Excerpted records —
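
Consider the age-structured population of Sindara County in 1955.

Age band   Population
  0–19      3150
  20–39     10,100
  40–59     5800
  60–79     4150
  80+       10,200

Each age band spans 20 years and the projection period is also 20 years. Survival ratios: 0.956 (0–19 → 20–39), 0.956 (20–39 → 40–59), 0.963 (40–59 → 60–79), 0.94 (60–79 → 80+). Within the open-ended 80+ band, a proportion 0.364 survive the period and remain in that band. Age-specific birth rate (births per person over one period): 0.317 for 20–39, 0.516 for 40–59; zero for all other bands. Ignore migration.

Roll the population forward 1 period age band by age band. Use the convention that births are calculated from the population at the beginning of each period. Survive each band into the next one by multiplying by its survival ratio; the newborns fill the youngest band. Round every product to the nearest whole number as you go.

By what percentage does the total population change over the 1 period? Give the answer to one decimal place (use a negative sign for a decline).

[period 1]
Births: 10100 * 0.317 = 3202 ; 5800 * 0.516 = 2993 ⇒ total 6195
20–39: 3150 * 0.956 = 3011
40–59: 10100 * 0.956 = 9656
60–79: 5800 * 0.963 = 5585
80+: 4150 * 0.94 + 10200 * 0.364 = 3901 + 3713 = 7614
End of period: [6195, 3011, 9656, 5585, 7614]
Total: 33400 → 32061; change = -1339; percentage change = -4.0%

-4.0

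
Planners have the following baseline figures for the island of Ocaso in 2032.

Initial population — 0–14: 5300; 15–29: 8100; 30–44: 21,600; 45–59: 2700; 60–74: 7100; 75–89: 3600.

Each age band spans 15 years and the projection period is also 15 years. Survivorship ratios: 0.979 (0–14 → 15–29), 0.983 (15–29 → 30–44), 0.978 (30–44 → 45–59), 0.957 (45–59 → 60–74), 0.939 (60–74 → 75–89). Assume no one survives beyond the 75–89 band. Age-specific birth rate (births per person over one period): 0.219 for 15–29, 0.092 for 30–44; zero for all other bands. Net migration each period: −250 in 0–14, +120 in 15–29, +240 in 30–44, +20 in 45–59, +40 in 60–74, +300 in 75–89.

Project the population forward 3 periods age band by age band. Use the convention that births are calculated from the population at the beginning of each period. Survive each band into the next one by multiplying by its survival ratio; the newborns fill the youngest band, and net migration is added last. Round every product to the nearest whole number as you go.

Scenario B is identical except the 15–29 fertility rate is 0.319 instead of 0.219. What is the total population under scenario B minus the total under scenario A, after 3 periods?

1908

[period 1]
Births: 8100 × 0.219 = 1774  |  21600 × 0.092 = 1987 — total 3761
15–29: 5300 × 0.979 = 5189
30–44: 8100 × 0.983 = 7962
45–59: 21600 × 0.978 = 21125
60–74: 2700 × 0.957 = 2584
75–89: 7100 × 0.939 = 6667
Net migration: 0–14 − 250 → 3511; 15–29 + 120 → 5309; 30–44 + 240 → 8202; 45–59 + 20 → 21145; 60–74 + 40 → 2624; 75–89 + 300 → 6967
→ [3511, 5309, 8202, 21145, 2624, 6967]
[period 2]
Births: 5309 × 0.219 = 1163  |  8202 × 0.092 = 755 — total 1918
15–29: 3511 × 0.979 = 3437
30–44: 5309 × 0.983 = 5219
45–59: 8202 × 0.978 = 8022
60–74: 21145 × 0.957 = 20236
75–89: 2624 × 0.939 = 2464
Net migration: 0–14 − 250 → 1668; 15–29 + 120 → 3557; 30–44 + 240 → 5459; 45–59 + 20 → 8042; 60–74 + 40 → 20276; 75–89 + 300 → 2764
→ [1668, 3557, 5459, 8042, 20276, 2764]
[period 3]
Births: 3557 × 0.219 = 779  |  5459 × 0.092 = 502 — total 1281
15–29: 1668 × 0.979 = 1633
30–44: 3557 × 0.983 = 3497
45–59: 5459 × 0.978 = 5339
60–74: 8042 × 0.957 = 7696
75–89: 20276 × 0.939 = 19039
Net migration: 0–14 − 250 → 1031; 15–29 + 120 → 1753; 30–44 + 240 → 3737; 45–59 + 20 → 5359; 60–74 + 40 → 7736; 75–89 + 300 → 19339
→ [1031, 1753, 3737, 5359, 7736, 19339]
Scenario A total after 3 periods: 38955
Scenario B projection —
[period 1]
Births: 8100 × 0.319 = 2584  |  21600 × 0.092 = 1987 — total 4571
15–29: 5300 × 0.979 = 5189
30–44: 8100 × 0.983 = 7962
45–59: 21600 × 0.978 = 21125
60–74: 2700 × 0.957 = 2584
75–89: 7100 × 0.939 = 6667
Net migration: 0–14 − 250 → 4321; 15–29 + 120 → 5309; 30–44 + 240 → 8202; 45–59 + 20 → 21145; 60–74 + 40 → 2624; 75–89 + 300 → 6967
→ [4321, 5309, 8202, 21145, 2624, 6967]
[period 2]
Births: 5309 × 0.319 = 1694  |  8202 × 0.092 = 755 — total 2449
15–29: 4321 × 0.979 = 4230
30–44: 5309 × 0.983 = 5219
45–59: 8202 × 0.978 = 8022
60–74: 21145 × 0.957 = 20236
75–89: 2624 × 0.939 = 2464
Net migration: 0–14 − 250 → 2199; 15–29 + 120 → 4350; 30–44 + 240 → 5459; 45–59 + 20 → 8042; 60–74 + 40 → 20276; 75–89 + 300 → 2764
→ [2199, 4350, 5459, 8042, 20276, 2764]
[period 3]
Births: 4350 × 0.319 = 1388  |  5459 × 0.092 = 502 — total 1890
15–29: 2199 × 0.979 = 2153
30–44: 4350 × 0.983 = 4276
45–59: 5459 × 0.978 = 5339
60–74: 8042 × 0.957 = 7696
75–89: 20276 × 0.939 = 19039
Net migration: 0–14 − 250 → 1640; 15–29 + 120 → 2273; 30–44 + 240 → 4516; 45–59 + 20 → 5359; 60–74 + 40 → 7736; 75–89 + 300 → 19339
→ [1640, 2273, 4516, 5359, 7736, 19339]
Scenario B total after 3 periods: 40863
Difference B − A = 40863 − 38955 = 1908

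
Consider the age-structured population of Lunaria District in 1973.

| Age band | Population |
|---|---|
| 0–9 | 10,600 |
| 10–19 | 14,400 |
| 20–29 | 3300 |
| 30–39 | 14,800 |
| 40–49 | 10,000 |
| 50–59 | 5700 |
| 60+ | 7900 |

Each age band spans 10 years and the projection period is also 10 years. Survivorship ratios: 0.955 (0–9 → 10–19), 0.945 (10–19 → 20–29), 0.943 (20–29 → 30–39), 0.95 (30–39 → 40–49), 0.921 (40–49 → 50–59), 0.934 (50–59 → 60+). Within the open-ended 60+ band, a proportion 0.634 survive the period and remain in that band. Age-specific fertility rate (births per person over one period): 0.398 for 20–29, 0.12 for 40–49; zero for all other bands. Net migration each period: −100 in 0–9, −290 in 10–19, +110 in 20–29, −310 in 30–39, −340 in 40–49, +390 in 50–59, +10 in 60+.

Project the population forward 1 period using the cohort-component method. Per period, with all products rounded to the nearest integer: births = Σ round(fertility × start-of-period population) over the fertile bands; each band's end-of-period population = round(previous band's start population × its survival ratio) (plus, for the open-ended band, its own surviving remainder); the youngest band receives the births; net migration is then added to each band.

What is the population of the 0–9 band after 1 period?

2413

Let band 1 be 0–9 through band 7 = 60+.
After projecting period 1:
Births: 3300 × 0.398 = 1313 ; 10000 × 0.12 = 1200 → total 2513
Band 2: 10600 × 0.955 = 10123
Band 3: 14400 × 0.945 = 13608
Band 4: 3300 × 0.943 = 3112
Band 5: 14800 × 0.95 = 14060
Band 6: 10000 × 0.921 = 9210
Band 7: 5700 × 0.934 + 7900 × 0.634 = 5324 + 5009 = 10333
Net migration: Band 1 − 100 → 2413; Band 2 − 290 → 9833; Band 3 + 110 → 13718; Band 4 − 310 → 2802; Band 5 − 340 → 13720; Band 6 + 390 → 9600; Band 7 + 10 → 10343
Giving 2413 / 9833 / 13718 / 2802 / 13720 / 9600 / 10343.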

Your task —
All lines in the data above from the one with "20–29 | 3300 |" through the one with "60+ | 7900 |" must be repeated exactly, and no others.

Answer below —
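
| 20–29 | 3300 |
| 30–39 | 14,800 |
| 40–49 | 10,000 |
| 50–59 | 5700 |
| 60+ | 7900 |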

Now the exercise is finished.